===== Material for this exercise =====

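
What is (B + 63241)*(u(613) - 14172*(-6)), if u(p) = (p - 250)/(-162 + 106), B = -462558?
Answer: -1901319543993/56 ≈ -3.3952e+10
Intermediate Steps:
u(p) = 125/28 - p/56 (u(p) = (-250 + p)/(-56) = (-250 + p)*(-1/56) = 125/28 - p/56)
(B + 63241)*(u(613) - 14172*(-6)) = (-462558 + 63241)*((125/28 - 1/56*613) - 14172*(-6)) = -399317*((125/28 - 613/56) + 85032) = -399317*(-363/56 + 85032) = -399317*4761429/56 = -1901319543993/56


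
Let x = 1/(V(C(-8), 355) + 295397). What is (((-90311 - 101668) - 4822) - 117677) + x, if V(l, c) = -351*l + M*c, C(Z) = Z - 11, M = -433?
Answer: -46653125777/148351 ≈ -3.1448e+5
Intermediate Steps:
C(Z) = -11 + Z
V(l, c) = -433*c - 351*l (V(l, c) = -351*l - 433*c = -433*c - 351*l)
x = 1/148351 (x = 1/((-433*355 - 351*(-11 - 8)) + 295397) = 1/((-153715 - 351*(-19)) + 295397) = 1/((-153715 + 6669) + 295397) = 1/(-147046 + 295397) = 1/148351 ≈ 6.7408e-6)
(((-90311 - 101668) - 4822) - 117677) + x = (((-90311 - 101668) - 4822) - 117677) + 1/148351 = ((-191979 - 4822) - 117677) + 1/148351 = (-196801 - 117677) + 1/148351 = -314478 + 1/148351 = -46653125777/148351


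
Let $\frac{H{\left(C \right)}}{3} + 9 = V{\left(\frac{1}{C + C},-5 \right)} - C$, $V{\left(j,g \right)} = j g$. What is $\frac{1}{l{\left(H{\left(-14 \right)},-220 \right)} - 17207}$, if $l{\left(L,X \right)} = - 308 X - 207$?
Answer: $\frac{1}{50346} \approx 1.9863 \cdot 10^{-5}$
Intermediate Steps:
$V{\left(j,g \right)} = g j$
$H{\left(C \right)} = -27 - 3 C - \frac{15}{2 C}$ ($H{\left(C \right)} = -27 + 3 \left(- \frac{5}{C + C} - C\right) = -27 + 3 \left(- \frac{5}{2 C} - C\right) = -27 + 3 \left(- C - \frac{5}{2 C}\right) = -27 - \left(3 C + \frac{15}{2 C}\right) = -27 - 3 C - \frac{15}{2 C}$)
$l{\left(L,X \right)} = -207 - 308 X$
$\frac{1}{l{\left(H{\left(-14 \right)},-220 \right)} - 17207} = \frac{1}{\left(-207 - -67760\right) - 17207} = \frac{1}{\left(-207 + 67760\right) - 17207} = \frac{1}{67553 - 17207} = \frac{1}{50346}$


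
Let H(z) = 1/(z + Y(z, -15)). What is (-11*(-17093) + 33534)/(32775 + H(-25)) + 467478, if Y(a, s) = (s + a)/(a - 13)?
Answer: 6971416036103/14912606 ≈ 4.6749e+5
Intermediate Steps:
Y(a, s) = (a + s)/(-13 + a)
H(z) = 1/(z + (-15 + z)/(-13 + z)) (H(z) = 1/(z + (z - 15)/(-13 + z)) = 1/(z + (-15 + z)/(-13 + z)))
(-11*(-17093) + 33534)/(32775 + H(-25)) + 467478 = (-11*(-17093) + 33534)/(32775 + (-13 - 25)/(-15 - 25 - 25*(-13 - 25))) + 467478 = (188023 + 33534)/(32775 - 38/(-15 - 25 - 25*(-38))) + 467478 = 221557/(32775 - 38/(-15 - 25 + 950)) + 467478 = 221557/(32775 - 38/910) + 467478 = 221557/(32775 + (1/910)*(-38)) + 467478 = 221557/(32775 - 19/455) + 467478 = 221557/(14912606/455) + 467478 = 221557*(455/14912606) + 467478 = 100808435/14912606 + 467478 = 6971416036103/14912606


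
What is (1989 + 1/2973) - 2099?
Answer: -327029/2973 ≈ -110.00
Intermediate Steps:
(1989 + 1/2973) - 2099 = 5913298/2973 - 2099 = -327029/2973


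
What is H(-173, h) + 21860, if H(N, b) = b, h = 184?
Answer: 22044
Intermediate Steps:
H(-173, h) + 21860 = 184 + 21860 = 22044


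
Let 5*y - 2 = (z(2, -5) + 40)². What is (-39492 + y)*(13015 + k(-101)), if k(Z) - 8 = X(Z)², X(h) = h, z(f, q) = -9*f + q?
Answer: -4579052856/5 ≈ -9.1581e+8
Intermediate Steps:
z(f, q) = q - 9*f
k(Z) = 8 + Z²
y = 291/5 (y = ⅖ + ((-5 - 9*2) + 40)²/5 = ⅖ + ((-5 - 18) + 40)²/5 = ⅖ + (-23 + 40)²/5 = ⅖ + (⅕)*17² = ⅖ + (⅕)*289 = ⅖ + 289/5 = 291/5 ≈ 58.200)
(-39492 + y)*(13015 + k(-101)) = (-39492 + 291/5)*(13015 + (8 + (-101)²)) = -197169*(13015 + (8 + 10201))/5 = -197169*(13015 + 10209)/5 = -197169/5*23224 = -4579052856/5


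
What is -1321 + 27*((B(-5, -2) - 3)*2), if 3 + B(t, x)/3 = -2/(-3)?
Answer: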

=====

Problem to solve:
For each record above, output it exactly as written.

Expected output:
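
What is (B + 63241)*(u(613) - 14172*(-6)), if u(p) = (p - 250)/(-162 + 106), B = -462558?
Answer: -1901319543993/56 ≈ -3.3952e+10
Intermediate Steps:
u(p) = 125/28 - p/56 (u(p) = (-250 + p)/(-56) = (-250 + p)*(-1/56) = 125/28 - p/56)
(B + 63241)*(u(613) - 14172*(-6)) = (-462558 + 63241)*((125/28 - 1/56*613) - 14172*(-6)) = -399317*((125/28 - 613/56) + 85032) = -399317*(-363/56 + 85032) = -399317*4761429/56 = -1901319543993/56


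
Let x = 1/(V(C(-8), 355) + 295397). What is (((-90311 - 101668) - 4822) - 117677) + x, if V(l, c) = -351*l + M*c, C(Z) = Z - 11, M = -433?
Answer: -46653125777/148351 ≈ -3.1448e+5
Intermediate Steps:
C(Z) = -11 + Z
V(l, c) = -433*c - 351*l (V(l, c) = -351*l - 433*c = -433*c - 351*l)
x = 1/148351 (x = 1/((-433*355 - 351*(-11 - 8)) + 295397) = 1/((-153715 - 351*(-19)) + 295397) = 1/((-153715 + 6669) + 295397) = 1/(-147046 + 295397) = 1/148351 ≈ 6.7408e-6)
(((-90311 - 101668) - 4822) - 117677) + x = (((-90311 - 101668) - 4822) - 117677) + 1/148351 = ((-191979 - 4822) - 117677) + 1/148351 = (-196801 - 117677) + 1/148351 = -314478 + 1/148351 = -46653125777/148351


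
Let $\frac{H{\left(C \right)}}{3} + 9 = V{\left(\frac{1}{C + C},-5 \right)} - C$, $V{\left(j,g \right)} = j g$. What is $\frac{1}{l{\left(H{\left(-14 \right)},-220 \right)} - 17207}$, if $l{\left(L,X \right)} = - 308 X - 207$?
Answer: $\frac{1}{50346} \approx 1.9863 \cdot 10^{-5}$
Intermediate Steps:
$V{\left(j,g \right)} = g j$
$H{\left(C \right)} = -27 - 3 C - \frac{15}{2 C}$ ($H{\left(C \right)} = -27 + 3 \left(- \frac{5}{C + C} - C\right) = -27 + 3 \left(- \frac{5}{2 C} - C\right) = -27 + 3 \left(- C - \frac{5}{2 C}\right) = -27 - \left(3 C + \frac{15}{2 C}\right) = -27 - 3 C - \frac{15}{2 C}$)
$l{\left(L,X \right)} = -207 - 308 X$
$\frac{1}{l{\left(H{\left(-14 \right)},-220 \right)} - 17207} = \frac{1}{\left(-207 - -67760\right) - 17207} = \frac{1}{\left(-207 + 67760\right) - 17207} = \frac{1}{67553 - 17207} = \frac{1}{50346}$


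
Let H(z) = 1/(z + Y(z, -15)). What is (-11*(-17093) + 33534)/(32775 + H(-25)) + 467478, if Y(a, s) = (s + a)/(a - 13)?
Answer: 6971416036103/14912606 ≈ 4.6749e+5
Intermediate Steps:
Y(a, s) = (a + s)/(-13 + a)
H(z) = 1/(z + (-15 + z)/(-13 + z)) (H(z) = 1/(z + (z - 15)/(-13 + z)) = 1/(z + (-15 + z)/(-13 + z)))
(-11*(-17093) + 33534)/(32775 + H(-25)) + 467478 = (-11*(-17093) + 33534)/(32775 + (-13 - 25)/(-15 - 25 - 25*(-13 - 25))) + 467478 = (188023 + 33534)/(32775 - 38/(-15 - 25 - 25*(-38))) + 467478 = 221557/(32775 - 38/(-15 - 25 + 950)) + 467478 = 221557/(32775 - 38/910) + 467478 = 221557/(32775 + (1/910)*(-38)) + 467478 = 221557/(32775 - 19/455) + 467478 = 221557/(14912606/455) + 467478 = 221557*(455/14912606) + 467478 = 100808435/14912606 + 467478 = 6971416036103/14912606


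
What is (1989 + 1/2973) - 2099?
Answer: -327029/2973 ≈ -110.00
Intermediate Steps:
(1989 + 1/2973) - 2099 = 5913298/2973 - 2099 = -327029/2973


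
What is H(-173, h) + 21860, if H(N, b) = b, h = 184?
Answer: 22044
Intermediate Steps:
H(-173, h) + 21860 = 184 + 21860 = 22044


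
Let 5*y - 2 = (z(2, -5) + 40)². What is (-39492 + y)*(13015 + k(-101)), if k(Z) - 8 = X(Z)², X(h) = h, z(f, q) = -9*f + q?
Answer: -4579052856/5 ≈ -9.1581e+8
Intermediate Steps:
z(f, q) = q - 9*f
k(Z) = 8 + Z²
y = 291/5 (y = ⅖ + ((-5 - 9*2) + 40)²/5 = ⅖ + ((-5 - 18) + 40)²/5 = ⅖ + (-23 + 40)²/5 = ⅖ + (⅕)*17² = ⅖ + (⅕)*289 = ⅖ + 289/5 = 291/5 ≈ 58.200)
(-39492 + y)*(13015 + k(-101)) = (-39492 + 291/5)*(13015 + (8 + (-101)²)) = -197169*(13015 + (8 + 10201))/5 = -197169*(13015 + 10209)/5 = -197169/5*23224 = -4579052856/5


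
What is -1321 + 27*((B(-5, -2) - 3)*2), if 3 + B(t, x)/3 = -2/(-3)?
Answer: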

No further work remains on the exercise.